▶ _TASK DETAILS_: Nothing in the data may be altered; the answer is a verbatim copy of it.

▶ _INPUT DATA_:
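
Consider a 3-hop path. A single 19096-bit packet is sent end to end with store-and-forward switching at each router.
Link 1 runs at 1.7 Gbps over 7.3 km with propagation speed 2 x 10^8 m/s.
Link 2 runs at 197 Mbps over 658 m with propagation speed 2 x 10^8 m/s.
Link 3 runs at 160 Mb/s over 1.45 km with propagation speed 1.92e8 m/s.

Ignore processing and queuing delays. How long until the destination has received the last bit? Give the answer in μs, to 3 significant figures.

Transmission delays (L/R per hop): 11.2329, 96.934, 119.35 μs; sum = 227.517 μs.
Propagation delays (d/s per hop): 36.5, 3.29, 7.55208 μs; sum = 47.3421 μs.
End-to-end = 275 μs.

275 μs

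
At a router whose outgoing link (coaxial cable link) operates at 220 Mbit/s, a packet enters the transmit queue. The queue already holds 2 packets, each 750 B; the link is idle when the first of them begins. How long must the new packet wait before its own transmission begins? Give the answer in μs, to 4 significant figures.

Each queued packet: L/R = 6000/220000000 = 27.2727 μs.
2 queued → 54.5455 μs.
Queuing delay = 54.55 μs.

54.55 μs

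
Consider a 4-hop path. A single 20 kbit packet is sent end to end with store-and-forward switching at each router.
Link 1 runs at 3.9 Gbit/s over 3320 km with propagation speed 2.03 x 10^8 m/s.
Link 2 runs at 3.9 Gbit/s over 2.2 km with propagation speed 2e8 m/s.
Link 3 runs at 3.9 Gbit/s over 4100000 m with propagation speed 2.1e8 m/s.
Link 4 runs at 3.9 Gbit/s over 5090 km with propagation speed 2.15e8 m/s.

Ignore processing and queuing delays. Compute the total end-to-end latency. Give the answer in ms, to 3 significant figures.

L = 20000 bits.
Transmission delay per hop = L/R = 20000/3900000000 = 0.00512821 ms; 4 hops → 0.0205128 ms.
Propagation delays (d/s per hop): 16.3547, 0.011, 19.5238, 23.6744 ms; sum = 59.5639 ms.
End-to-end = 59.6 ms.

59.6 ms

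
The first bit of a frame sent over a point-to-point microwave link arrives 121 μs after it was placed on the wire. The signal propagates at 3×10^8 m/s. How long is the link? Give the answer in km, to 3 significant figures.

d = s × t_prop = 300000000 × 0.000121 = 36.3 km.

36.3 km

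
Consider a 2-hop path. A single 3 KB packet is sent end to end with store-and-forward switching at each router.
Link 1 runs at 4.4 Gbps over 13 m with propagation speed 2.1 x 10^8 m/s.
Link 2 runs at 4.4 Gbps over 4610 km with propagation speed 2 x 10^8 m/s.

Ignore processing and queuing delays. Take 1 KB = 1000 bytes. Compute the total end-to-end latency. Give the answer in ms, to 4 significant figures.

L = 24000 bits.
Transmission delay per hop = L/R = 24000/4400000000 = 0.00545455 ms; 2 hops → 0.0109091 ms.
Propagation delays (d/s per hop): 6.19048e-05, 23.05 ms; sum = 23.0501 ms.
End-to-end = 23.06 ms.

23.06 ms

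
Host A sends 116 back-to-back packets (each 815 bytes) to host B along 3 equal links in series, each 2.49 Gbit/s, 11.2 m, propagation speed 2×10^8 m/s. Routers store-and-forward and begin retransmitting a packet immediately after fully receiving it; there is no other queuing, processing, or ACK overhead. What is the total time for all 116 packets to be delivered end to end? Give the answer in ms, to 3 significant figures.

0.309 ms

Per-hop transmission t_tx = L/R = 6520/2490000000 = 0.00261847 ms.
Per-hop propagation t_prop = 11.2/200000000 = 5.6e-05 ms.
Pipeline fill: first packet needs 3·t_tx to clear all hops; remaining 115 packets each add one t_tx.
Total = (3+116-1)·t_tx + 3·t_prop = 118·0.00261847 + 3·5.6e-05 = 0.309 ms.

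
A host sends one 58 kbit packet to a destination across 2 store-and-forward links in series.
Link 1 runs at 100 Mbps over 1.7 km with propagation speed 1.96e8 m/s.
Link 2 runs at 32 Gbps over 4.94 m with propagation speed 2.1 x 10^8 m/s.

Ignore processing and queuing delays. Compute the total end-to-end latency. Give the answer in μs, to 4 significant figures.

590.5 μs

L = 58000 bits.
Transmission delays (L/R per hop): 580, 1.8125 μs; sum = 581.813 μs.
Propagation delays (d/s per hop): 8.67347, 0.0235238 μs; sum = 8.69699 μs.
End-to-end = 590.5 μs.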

▶ _ANSWER BOX_:
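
Consider a 3-hop path. A single 19096-bit packet is sent end to end with store-and-forward switching at each router.
Link 1 runs at 1.7 Gbps over 7.3 km with propagation speed 2 x 10^8 m/s.
Link 2 runs at 197 Mbps over 658 m with propagation speed 2 x 10^8 m/s.
Link 3 runs at 160 Mb/s over 1.45 km with propagation speed 1.92e8 m/s.

Ignore processing and queuing delays. How long until the destination has received the last bit? Give the answer in μs, to 3 significant figures.

Transmission delays (L/R per hop): 11.2329, 96.934, 119.35 μs; sum = 227.517 μs.
Propagation delays (d/s per hop): 36.5, 3.29, 7.55208 μs; sum = 47.3421 μs.
End-to-end = 275 μs.

275 μs

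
At a router whose outgoing link (coaxial cable link) operates at 220 Mbit/s, a packet enters the transmit queue. The queue already holds 2 packets, each 750 B; the link is idle when the first of them begins. How long must the new packet wait before its own transmission begins? Give the answer in μs, to 4 significant figures.

Each queued packet: L/R = 6000/220000000 = 27.2727 μs.
2 queued → 54.5455 μs.
Queuing delay = 54.55 μs.

54.55 μs

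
Consider a 4-hop path. A single 20 kbit packet is sent end to end with store-and-forward switching at each router.
Link 1 runs at 3.9 Gbit/s over 3320 km with propagation speed 2.03 x 10^8 m/s.
Link 2 runs at 3.9 Gbit/s over 2.2 km with propagation speed 2e8 m/s.
Link 3 runs at 3.9 Gbit/s over 4100000 m with propagation speed 2.1e8 m/s.
Link 4 runs at 3.9 Gbit/s over 5090 km with propagation speed 2.15e8 m/s.

Ignore processing and queuing delays. Compute the total end-to-end latency. Give the answer in ms, to 3 significant figures.

L = 20000 bits.
Transmission delay per hop = L/R = 20000/3900000000 = 0.00512821 ms; 4 hops → 0.0205128 ms.
Propagation delays (d/s per hop): 16.3547, 0.011, 19.5238, 23.6744 ms; sum = 59.5639 ms.
End-to-end = 59.6 ms.

59.6 ms

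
The first bit of a frame sent over a point-to-point microwave link arrives 121 μs after it was placed on the wire. The signal propagates at 3×10^8 m/s. How long is the link? Give the answer in km, to 3 significant figures.

d = s × t_prop = 300000000 × 0.000121 = 36.3 km.

36.3 km

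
Consider a 2-hop path. A single 3 KB packet is sent end to end with store-and-forward switching at each router.
Link 1 runs at 4.4 Gbps over 13 m with propagation speed 2.1 x 10^8 m/s.
Link 2 runs at 4.4 Gbps over 4610 km with propagation speed 2 x 10^8 m/s.

Ignore processing and queuing delays. Take 1 KB = 1000 bytes. Compute the total end-to-end latency. Give the answer in ms, to 4 significant figures.

L = 24000 bits.
Transmission delay per hop = L/R = 24000/4400000000 = 0.00545455 ms; 2 hops → 0.0109091 ms.
Propagation delays (d/s per hop): 6.19048e-05, 23.05 ms; sum = 23.0501 ms.
End-to-end = 23.06 ms.

23.06 ms

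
Host A sends 116 back-to-back packets (each 815 bytes) to host B along 3 equal links in series, each 2.49 Gbit/s, 11.2 m, propagation speed 2×10^8 m/s. Routers store-and-forward and begin retransmitting a packet immediately after fully receiving it; there is no other queuing, processing, or ACK overhead. What is the total time for all 116 packets to be delivered end to end? Give the answer in ms, to 3 significant figures.

0.309 ms

Per-hop transmission t_tx = L/R = 6520/2490000000 = 0.00261847 ms.
Per-hop propagation t_prop = 11.2/200000000 = 5.6e-05 ms.
Pipeline fill: first packet needs 3·t_tx to clear all hops; remaining 115 packets each add one t_tx.
Total = (3+116-1)·t_tx + 3·t_prop = 118·0.00261847 + 3·5.6e-05 = 0.309 ms.

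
A host sends one 58 kbit packet to a destination across 2 store-and-forward links in series.
Link 1 runs at 100 Mbps over 1.7 km with propagation speed 1.96e8 m/s.
Link 2 runs at 32 Gbps over 4.94 m with propagation speed 2.1 x 10^8 m/s.

Ignore processing and queuing delays. Compute the total end-to-end latency. Give the answer in μs, to 4 significant figures.

590.5 μs

L = 58000 bits.
Transmission delays (L/R per hop): 580, 1.8125 μs; sum = 581.813 μs.
Propagation delays (d/s per hop): 8.67347, 0.0235238 μs; sum = 8.69699 μs.
End-to-end = 590.5 μs.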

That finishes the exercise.